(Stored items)
▼▼▼

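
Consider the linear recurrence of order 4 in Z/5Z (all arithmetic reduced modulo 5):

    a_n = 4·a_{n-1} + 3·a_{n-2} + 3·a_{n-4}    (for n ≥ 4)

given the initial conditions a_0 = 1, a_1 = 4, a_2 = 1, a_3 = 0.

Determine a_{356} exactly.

1

a_4 = 4·0 + 3·1 + 0·4 + 3·1 = 1
a_5 = 4·1 + 3·0 + 0·1 + 3·4 = 1
a_6 = 4·1 + 3·1 + 0·0 + 3·1 = 0
a_7 = 4·0 + 3·1 + 0·1 + 3·0 = 3
a_8 = 4·3 + 3·0 + 0·1 + 3·1 = 0
a_9 = 4·0 + 3·3 + 0·0 + 3·1 = 2
Continuing the recurrence:
  a_10 = 3;  a_11 = 2;  a_12 = 2;  a_13 = 0;  a_14 = 0;  a_15 = 1
  a_16 = 0;  a_17 = 3;  a_18 = 2;  a_19 = 0;  a_20 = 1;  a_21 = 3
  a_22 = 1;  a_23 = 3;  a_24 = 3;  a_25 = 0;  a_26 = 2;  a_27 = 2
  a_28 = 3;  a_29 = 3;  a_30 = 2;  a_31 = 3;  a_32 = 2;  a_33 = 1
  a_34 = 1;  a_35 = 1;  a_36 = 3;  a_37 = 3;  a_38 = 4;  a_39 = 3
  a_40 = 3;  a_41 = 0;  a_42 = 1;  a_43 = 3;  a_44 = 4;  a_45 = 0
  a_46 = 0;  a_47 = 4;  a_48 = 3;  a_49 = 4;  a_50 = 0;  a_51 = 4
  a_52 = 0;  a_53 = 4;  a_54 = 1;  a_55 = 3;  a_56 = 0;  a_57 = 1
  a_58 = 2;  a_59 = 0;  a_60 = 1;  a_61 = 2;  a_62 = 2;  a_63 = 4
  a_64 = 0;  a_65 = 3;  a_66 = 3;  a_67 = 3;  a_68 = 1;  a_69 = 2
  a_70 = 0;  a_71 = 0;  a_72 = 3;  a_73 = 3;  a_74 = 1;  a_75 = 3
  a_76 = 4;  a_77 = 4;  a_78 = 1;  a_79 = 0;  a_80 = 0;  a_81 = 2
  a_82 = 1;  a_83 = 0;  a_84 = 3;  a_85 = 3;  a_86 = 4;  a_87 = 0
  a_88 = 1;  a_89 = 3;  a_90 = 2;  a_91 = 2;  a_92 = 2;  a_93 = 3
  a_94 = 4;  a_95 = 1;  a_96 = 2;  a_97 = 0;  a_98 = 3;  a_99 = 0
  a_100 = 0;  a_101 = 0;  a_102 = 4;  a_103 = 1;  a_104 = 1;  a_105 = 2
  a_106 = 3;  a_107 = 1;  a_108 = 1;  a_109 = 3;  a_110 = 4;  a_111 = 3
  a_112 = 2;  a_113 = 1;  a_114 = 2;  a_115 = 0;  a_116 = 2;  a_117 = 1
  a_118 = 1;  a_119 = 2;  a_120 = 2;  a_121 = 2;  a_122 = 2;  a_123 = 0
  a_124 = 2;  a_125 = 4;  a_126 = 3;  a_127 = 4;  a_128 = 1;  a_129 = 3
  a_130 = 4;  a_131 = 2;  a_132 = 3;  a_133 = 2;  a_134 = 4;  a_135 = 3
  a_136 = 3;  a_137 = 2;  a_138 = 4;  a_139 = 1;  a_140 = 0;  a_141 = 4
  a_142 = 3;  a_143 = 2;  a_144 = 2;  a_145 = 1;  a_146 = 4;  a_147 = 0
  a_148 = 3;  a_149 = 0;  a_150 = 1;  a_151 = 4;  a_152 = 3;  a_153 = 4
  a_154 = 3;  a_155 = 1;  a_156 = 2;  a_157 = 3;  a_158 = 2;  a_159 = 0
  a_160 = 2;  a_161 = 2;  a_162 = 0;  a_163 = 1;  a_164 = 0;  a_165 = 4
  a_166 = 1;  a_167 = 4;  a_168 = 4;  a_169 = 0;  a_170 = 0;  a_171 = 2
  a_172 = 0;  a_173 = 1;  a_174 = 4;  a_175 = 0;  a_176 = 2;  a_177 = 1
  a_178 = 2;  a_179 = 1;  a_180 = 1;  a_181 = 0;  a_182 = 4;  a_183 = 4
  a_184 = 1;  a_185 = 1;  a_186 = 4;  a_187 = 1;  a_188 = 4;  a_189 = 2
  a_190 = 2;  a_191 = 2;  a_192 = 1;  a_193 = 1;  a_194 = 3;  a_195 = 1
  a_196 = 1;  a_197 = 0;  a_198 = 2;  a_199 = 1;  a_200 = 3;  a_201 = 0
  a_202 = 0;  a_203 = 3;  a_204 = 1;  a_205 = 3;  a_206 = 0;  a_207 = 3
  a_208 = 0;  a_209 = 3;  a_210 = 2;  a_211 = 1;  a_212 = 0;  a_213 = 2
  a_214 = 4;  a_215 = 0;  a_216 = 2;  a_217 = 4;  a_218 = 4;  a_219 = 3
  a_220 = 0;  a_221 = 1;  a_222 = 1;  a_223 = 1;  a_224 = 2;  a_225 = 4
  a_226 = 0;  a_227 = 0;  a_228 = 1;  a_229 = 1;  a_230 = 2;  a_231 = 1
  a_232 = 3;  a_233 = 3;  a_234 = 2;  a_235 = 0;  a_236 = 0;  a_237 = 4
  a_238 = 2;  a_239 = 0;  a_240 = 1;  a_241 = 1;  a_242 = 3;  a_243 = 0
  a_244 = 2;  a_245 = 1;  a_246 = 4;  a_247 = 4;  a_248 = 4;  a_249 = 1
  a_250 = 3;  a_251 = 2;  a_252 = 4;  a_253 = 0;  a_254 = 1;  a_255 = 0
  a_256 = 0;  a_257 = 0;  a_258 = 3;  a_259 = 2;  a_260 = 2;  a_261 = 4
  a_262 = 1;  a_263 = 2;  a_264 = 2;  a_265 = 1;  a_266 = 3;  a_267 = 1
  a_268 = 4;  a_269 = 2;  a_270 = 4;  a_271 = 0;  a_272 = 4;  a_273 = 2
  a_274 = 2;  a_275 = 4;  a_276 = 4;  a_277 = 4;  a_278 = 4;  a_279 = 0
  a_280 = 4;  a_281 = 3;  a_282 = 1;  a_283 = 3;  a_284 = 2;  a_285 = 1
  a_286 = 3;  a_287 = 4;  a_288 = 1;  a_289 = 4;  a_290 = 3;  a_291 = 1
  a_292 = 1;  a_293 = 4;  a_294 = 3;  a_295 = 2;  a_296 = 0;  a_297 = 3
  a_298 = 1;  a_299 = 4;  a_300 = 4;  a_301 = 2;  a_302 = 3;  a_303 = 0
  a_304 = 1;  a_305 = 0;  a_306 = 2;  a_307 = 3;  a_308 = 1;  a_309 = 3
  a_310 = 1;  a_311 = 2;  a_312 = 4;  a_313 = 1;  a_314 = 4;  a_315 = 0
  a_316 = 4;  a_317 = 4;  a_318 = 0;  a_319 = 2;  a_320 = 0;  a_321 = 3
  a_322 = 2;  a_323 = 3;  a_324 = 3;  a_325 = 0;  a_326 = 0;  a_327 = 4
  a_328 = 0;  a_329 = 2;  a_330 = 3;  a_331 = 0;  a_332 = 4;  a_333 = 2
  a_334 = 4;  a_335 = 2;  a_336 = 2;  a_337 = 0;  a_338 = 3;  a_339 = 3
  a_340 = 2;  a_341 = 2;  a_342 = 3;  a_343 = 2;  a_344 = 3;  a_345 = 4
  a_346 = 4;  a_347 = 4;  a_348 = 2;  a_349 = 2;  a_350 = 1;  a_351 = 2
  a_352 = 2;  a_353 = 0;  a_354 = 4
a_355 = 4·4 + 3·0 + 0·2 + 3·2 = 2
a_356 = 4·2 + 3·4 + 0·0 + 3·2 = 1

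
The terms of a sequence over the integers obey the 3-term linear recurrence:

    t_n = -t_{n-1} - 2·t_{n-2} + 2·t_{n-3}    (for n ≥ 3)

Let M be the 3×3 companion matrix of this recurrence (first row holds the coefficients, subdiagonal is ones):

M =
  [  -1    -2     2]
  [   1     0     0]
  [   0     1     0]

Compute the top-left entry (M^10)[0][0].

-101

(M^10)[0][0] is the top entry after applying M 10 times to the unit state (1, 0, 0). Equivalently it is h_{12} for the auxiliary sequence (h_n) obeying the same recurrence with h_2 = 1 and h_i = 0 for 0 ≤ i < 2:
h_3 = -1·1 + -2·0 + 2·0 = -1
h_4 = -1·-1 + -2·1 + 2·0 = -1
h_5 = -1·-1 + -2·-1 + 2·1 = 5
h_6 = -1·5 + -2·-1 + 2·-1 = -5
h_7 = -1·-5 + -2·5 + 2·-1 = -7
h_8 = -1·-7 + -2·-5 + 2·5 = 27
h_9 = -1·27 + -2·-7 + 2·-5 = -23
h_10 = -1·-23 + -2·27 + 2·-7 = -45
h_11 = -1·-45 + -2·-23 + 2·27 = 145
h_12 = -1·145 + -2·-45 + 2·-23 = -101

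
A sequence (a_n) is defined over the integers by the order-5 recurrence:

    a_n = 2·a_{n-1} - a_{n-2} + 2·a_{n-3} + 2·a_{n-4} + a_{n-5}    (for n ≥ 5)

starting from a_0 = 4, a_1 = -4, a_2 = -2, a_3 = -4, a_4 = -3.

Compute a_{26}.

-195164152

a_5 = 2·-3 + -1·-4 + 2·-2 + 2·-4 + 1·4 = -10
a_6 = 2·-10 + -1·-3 + 2·-4 + 2·-2 + 1·-4 = -33
a_7 = 2·-33 + -1·-10 + 2·-3 + 2·-4 + 1·-2 = -72
a_8 = 2·-72 + -1·-33 + 2·-10 + 2·-3 + 1·-4 = -141
a_9 = 2·-141 + -1·-72 + 2·-33 + 2·-10 + 1·-3 = -299
a_10 = 2·-299 + -1·-141 + 2·-72 + 2·-33 + 1·-10 = -677
a_11 = 2·-677 + -1·-299 + 2·-141 + 2·-72 + 1·-33 = -1514
a_12 = 2·-1514 + -1·-677 + 2·-299 + 2·-141 + 1·-72 = -3303
a_13 = 2·-3303 + -1·-1514 + 2·-677 + 2·-299 + 1·-141 = -7185
a_14 = 2·-7185 + -1·-3303 + 2·-1514 + 2·-677 + 1·-299 = -15748
a_15 = 2·-15748 + -1·-7185 + 2·-3303 + 2·-1514 + 1·-677 = -34622
a_16 = 2·-34622 + -1·-15748 + 2·-7185 + 2·-3303 + 1·-1514 = -75986
a_17 = 2·-75986 + -1·-34622 + 2·-15748 + 2·-7185 + 1·-3303 = -166519
a_18 = 2·-166519 + -1·-75986 + 2·-34622 + 2·-15748 + 1·-7185 = -364977
a_19 = 2·-364977 + -1·-166519 + 2·-75986 + 2·-34622 + 1·-15748 = -800399
a_20 = 2·-800399 + -1·-364977 + 2·-166519 + 2·-75986 + 1·-34622 = -1755453
a_21 = 2·-1755453 + -1·-800399 + 2·-364977 + 2·-166519 + 1·-75986 = -3849485
a_22 = 2·-3849485 + -1·-1755453 + 2·-800399 + 2·-364977 + 1·-166519 = -8440788
a_23 = 2·-8440788 + -1·-3849485 + 2·-1755453 + 2·-800399 + 1·-364977 = -18508772
a_24 = 2·-18508772 + -1·-8440788 + 2·-3849485 + 2·-1755453 + 1·-800399 = -40587031
a_25 = 2·-40587031 + -1·-18508772 + 2·-8440788 + 2·-3849485 + 1·-1755453 = -89001289
a_26 = 2·-89001289 + -1·-40587031 + 2·-18508772 + 2·-8440788 + 1·-3849485 = -195164152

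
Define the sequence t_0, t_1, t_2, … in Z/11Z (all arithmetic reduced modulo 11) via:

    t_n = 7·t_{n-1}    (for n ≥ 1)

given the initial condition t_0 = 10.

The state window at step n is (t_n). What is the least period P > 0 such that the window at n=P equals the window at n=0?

10

n=0: window = (10)
n=1: window = (4)
n=2: window = (6)
n=3: window = (9)
n=4: window = (8)
n=5: window = (1)
n=6: window = (7)
n=7: window = (5)
n=8: window = (2)
n=9: window = (3)
n=10: window = (10)
window at n=10 equals window at n=0 → period = 10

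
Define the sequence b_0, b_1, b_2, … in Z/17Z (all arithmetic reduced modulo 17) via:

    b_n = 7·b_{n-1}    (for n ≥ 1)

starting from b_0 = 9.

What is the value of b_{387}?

b_1 = 7·9 = 12
b_2 = 7·12 = 16
b_3 = 7·16 = 10
b_4 = 7·10 = 2
b_5 = 7·2 = 14
b_6 = 7·14 = 13
b_7 = 7·13 = 6
b_8 = 7·6 = 8
b_9 = 7·8 = 5
b_10 = 7·5 = 1
b_11 = 7·1 = 7
b_12 = 7·7 = 15
b_13 = 7·15 = 3
b_14 = 7·3 = 4
b_15 = 7·4 = 11
b_16 = 7·11 = 9
(b_16) = (9) = (b_0), so the sequence has period 16.
387 ≡ 3 (mod 16), hence b_387 = b_3 = 10.

10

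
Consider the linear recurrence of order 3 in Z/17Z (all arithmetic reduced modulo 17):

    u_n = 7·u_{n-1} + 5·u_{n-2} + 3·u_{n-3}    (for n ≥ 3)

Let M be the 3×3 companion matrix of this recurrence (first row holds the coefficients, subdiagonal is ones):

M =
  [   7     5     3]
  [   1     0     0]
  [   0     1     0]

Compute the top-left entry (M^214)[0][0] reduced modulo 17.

3

(M^214)[0][0] is the top entry after applying M 214 times to the unit state (1, 0, 0). Equivalently it is h_{216} for the auxiliary sequence (h_n) obeying the same recurrence with h_2 = 1 and h_i = 0 for 0 ≤ i < 2:
h_3 = 7·1 + 5·0 + 3·0 = 7
h_4 = 7·7 + 5·1 + 3·0 = 3
h_5 = 7·3 + 5·7 + 3·1 = 8
h_6 = 7·8 + 5·3 + 3·7 = 7
h_7 = 7·7 + 5·8 + 3·3 = 13
h_8 = 7·13 + 5·7 + 3·8 = 14
Continuing the recurrence:
  h_9 = 14;  h_10 = 3;  h_11 = 14;  h_12 = 2;  h_13 = 8;  h_14 = 6
  h_15 = 3;  h_16 = 7;  h_17 = 14;  h_18 = 6;  h_19 = 14;  h_20 = 0
  h_21 = 3;  h_22 = 12;  h_23 = 14;  h_24 = 14;  h_25 = 0;  h_26 = 10
  h_27 = 10;  h_28 = 1;  h_29 = 2;  h_30 = 15;  h_31 = 16;  h_32 = 6
  h_33 = 14;  h_34 = 6;  h_35 = 11;  h_36 = 13;  h_37 = 11;  h_38 = 5
  h_39 = 10;  h_40 = 9;  h_41 = 9;  h_42 = 2;  h_43 = 1;  h_44 = 10
  h_45 = 13;  h_46 = 8;  h_47 = 15;  h_48 = 14;  h_49 = 10;  h_50 = 15
  h_51 = 10;  h_52 = 5;  h_53 = 11;  h_54 = 13;  h_55 = 8;  h_56 = 1
  h_57 = 1;  h_58 = 2;  h_59 = 5;  h_60 = 14;  h_61 = 10;  h_62 = 2
  h_63 = 4;  h_64 = 0;  h_65 = 9;  h_66 = 7;  h_67 = 9;  h_68 = 6
  h_69 = 6;  h_70 = 14;  h_71 = 10;  h_72 = 5;  h_73 = 8;  h_74 = 9
  h_75 = 16;  h_76 = 11;  h_77 = 14;  h_78 = 14;  h_79 = 14;  h_80 = 6
  h_81 = 1;  h_82 = 11;  h_83 = 15;  h_84 = 10;  h_85 = 8;  h_86 = 15
  h_87 = 5;  h_88 = 15;  h_89 = 5;  h_90 = 6;  h_91 = 10;  h_92 = 13
  h_93 = 6;  h_94 = 1;  h_95 = 8;  h_96 = 11;  h_97 = 1;  h_98 = 1
  h_99 = 11;  h_100 = 0;  h_101 = 7;  h_102 = 14;  h_103 = 14;  h_104 = 2
  h_105 = 7;  h_106 = 16;  h_107 = 0;  h_108 = 16;  h_109 = 7;  h_110 = 10
  h_111 = 0;  h_112 = 3;  h_113 = 0;  h_114 = 15;  h_115 = 12;  h_116 = 6
  h_117 = 11;  h_118 = 7;  h_119 = 3;  h_120 = 4;  h_121 = 13;  h_122 = 1
  h_123 = 16;  h_124 = 3;  h_125 = 2;  h_126 = 9;  h_127 = 14;  h_128 = 13
  h_129 = 1;  h_130 = 12;  h_131 = 9;  h_132 = 7;  h_133 = 11;  h_134 = 3
  h_135 = 12;  h_136 = 13;  h_137 = 7;  h_138 = 14;  h_139 = 2;  h_140 = 3
  h_141 = 5;  h_142 = 5;  h_143 = 1;  h_144 = 13;  h_145 = 9;  h_146 = 12
  h_147 = 15;  h_148 = 5;  h_149 = 10;  h_150 = 4;  h_151 = 8;  h_152 = 4
  h_153 = 12;  h_154 = 9;  h_155 = 16;  h_156 = 6;  h_157 = 13;  h_158 = 16
  h_159 = 8;  h_160 = 5;  h_161 = 4;  h_162 = 9;  h_163 = 13;  h_164 = 12
  h_165 = 6;  h_166 = 5;  h_167 = 16;  h_168 = 2;  h_169 = 7;  h_170 = 5
  h_171 = 8;  h_172 = 0;  h_173 = 4;  h_174 = 1;  h_175 = 10;  h_176 = 2
  h_177 = 16;  h_178 = 16;  h_179 = 11;  h_180 = 1;  h_181 = 8;  h_182 = 9
  h_183 = 4;  h_184 = 12;  h_185 = 12;  h_186 = 3;  h_187 = 15;  h_188 = 3
  h_189 = 3;  h_190 = 13;  h_191 = 13;  h_192 = 12;  h_193 = 1;  h_194 = 4
  h_195 = 1;  h_196 = 13;  h_197 = 6;  h_198 = 8;  h_199 = 6;  h_200 = 15
  h_201 = 6;  h_202 = 16;  h_203 = 0;  h_204 = 13;  h_205 = 3;  h_206 = 1
  h_207 = 10;  h_208 = 16;  h_209 = 12;  h_210 = 7;  h_211 = 4;  h_212 = 14
  h_213 = 3;  h_214 = 1
h_215 = 7·1 + 5·3 + 3·14 = 13
h_216 = 7·13 + 5·1 + 3·3 = 3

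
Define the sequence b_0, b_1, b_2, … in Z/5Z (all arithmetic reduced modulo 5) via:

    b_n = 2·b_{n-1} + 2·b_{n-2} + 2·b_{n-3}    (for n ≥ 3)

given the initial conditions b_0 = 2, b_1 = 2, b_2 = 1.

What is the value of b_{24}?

2

b_3 = 2·1 + 2·2 + 2·2 = 0
b_4 = 2·0 + 2·1 + 2·2 = 1
b_5 = 2·1 + 2·0 + 2·1 = 4
b_6 = 2·4 + 2·1 + 2·0 = 0
b_7 = 2·0 + 2·4 + 2·1 = 0
b_8 = 2·0 + 2·0 + 2·4 = 3
b_9 = 2·3 + 2·0 + 2·0 = 1
b_10 = 2·1 + 2·3 + 2·0 = 3
b_11 = 2·3 + 2·1 + 2·3 = 4
b_12 = 2·4 + 2·3 + 2·1 = 1
b_13 = 2·1 + 2·4 + 2·3 = 1
b_14 = 2·1 + 2·1 + 2·4 = 2
b_15 = 2·2 + 2·1 + 2·1 = 3
b_16 = 2·3 + 2·2 + 2·1 = 2
b_17 = 2·2 + 2·3 + 2·2 = 4
b_18 = 2·4 + 2·2 + 2·3 = 3
b_19 = 2·3 + 2·4 + 2·2 = 3
b_20 = 2·3 + 2·3 + 2·4 = 0
b_21 = 2·0 + 2·3 + 2·3 = 2
b_22 = 2·2 + 2·0 + 2·3 = 0
b_23 = 2·0 + 2·2 + 2·0 = 4
b_24 = 2·4 + 2·0 + 2·2 = 2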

▲▲▲

WORK ITEM: Up to and including the line with "given the initial conditions a_0", output every line of the records above exactly, starting from the first; output nothing else.

YOUR SOLUTION:
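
Consider the linear recurrence of order 4 in Z/5Z (all arithmetic reduced modulo 5):

    a_n = 4·a_{n-1} + 3·a_{n-2} + 3·a_{n-4}    (for n ≥ 4)

given the initial conditions a_0 = 1, a_1 = 4, a_2 = 1, a_3 = 0.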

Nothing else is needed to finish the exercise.